* Task to complete:
Show all lines of the listing that contain the word "motor".

* Data:
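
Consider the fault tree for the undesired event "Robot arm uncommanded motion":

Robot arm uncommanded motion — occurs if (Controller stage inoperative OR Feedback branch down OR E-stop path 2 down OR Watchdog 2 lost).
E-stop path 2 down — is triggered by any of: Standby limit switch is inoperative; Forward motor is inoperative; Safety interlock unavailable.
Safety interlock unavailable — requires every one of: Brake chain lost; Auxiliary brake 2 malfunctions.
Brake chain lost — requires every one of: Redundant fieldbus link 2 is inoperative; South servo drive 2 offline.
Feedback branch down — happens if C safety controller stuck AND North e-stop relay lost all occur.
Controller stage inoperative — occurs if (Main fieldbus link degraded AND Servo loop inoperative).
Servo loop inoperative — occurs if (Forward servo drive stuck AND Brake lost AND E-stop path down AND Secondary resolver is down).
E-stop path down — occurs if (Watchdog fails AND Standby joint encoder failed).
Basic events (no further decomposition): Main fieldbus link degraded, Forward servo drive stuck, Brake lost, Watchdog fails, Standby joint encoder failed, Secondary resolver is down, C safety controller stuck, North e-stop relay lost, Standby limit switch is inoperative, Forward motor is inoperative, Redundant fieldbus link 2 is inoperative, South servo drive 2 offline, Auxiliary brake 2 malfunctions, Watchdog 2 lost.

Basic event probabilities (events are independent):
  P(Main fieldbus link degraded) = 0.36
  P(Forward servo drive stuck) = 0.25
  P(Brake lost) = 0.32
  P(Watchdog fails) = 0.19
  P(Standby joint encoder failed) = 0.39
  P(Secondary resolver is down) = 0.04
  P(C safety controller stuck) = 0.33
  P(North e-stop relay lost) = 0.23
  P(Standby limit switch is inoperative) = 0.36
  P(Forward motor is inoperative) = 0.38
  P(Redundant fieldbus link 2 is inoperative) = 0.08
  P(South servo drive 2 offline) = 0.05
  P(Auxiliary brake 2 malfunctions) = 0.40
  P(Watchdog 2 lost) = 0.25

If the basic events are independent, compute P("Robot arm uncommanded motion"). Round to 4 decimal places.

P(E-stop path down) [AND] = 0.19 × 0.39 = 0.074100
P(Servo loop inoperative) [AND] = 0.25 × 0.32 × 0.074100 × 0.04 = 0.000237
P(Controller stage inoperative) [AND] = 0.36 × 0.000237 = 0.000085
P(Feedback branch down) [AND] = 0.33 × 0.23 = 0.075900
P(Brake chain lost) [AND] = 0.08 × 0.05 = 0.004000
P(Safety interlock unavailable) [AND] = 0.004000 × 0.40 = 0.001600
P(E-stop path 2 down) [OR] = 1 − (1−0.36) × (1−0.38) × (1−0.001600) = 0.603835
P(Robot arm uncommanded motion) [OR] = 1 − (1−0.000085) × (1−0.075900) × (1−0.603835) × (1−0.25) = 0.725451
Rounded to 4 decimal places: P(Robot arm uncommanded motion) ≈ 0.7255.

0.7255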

* Answer section:
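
E-stop path 2 down — is triggered by any of: Standby limit switch is inoperative; Forward motor is inoperative; Safety interlock unavailable.
Basic events (no further decomposition): Main fieldbus link degraded, Forward servo drive stuck, Brake lost, Watchdog fails, Standby joint encoder failed, Secondary resolver is down, C safety controller stuck, North e-stop relay lost, Standby limit switch is inoperative, Forward motor is inoperative, Redundant fieldbus link 2 is inoperative, South servo drive 2 offline, Auxiliary brake 2 malfunctions, Watchdog 2 lost.
  P(Forward motor is inoperative) = 0.38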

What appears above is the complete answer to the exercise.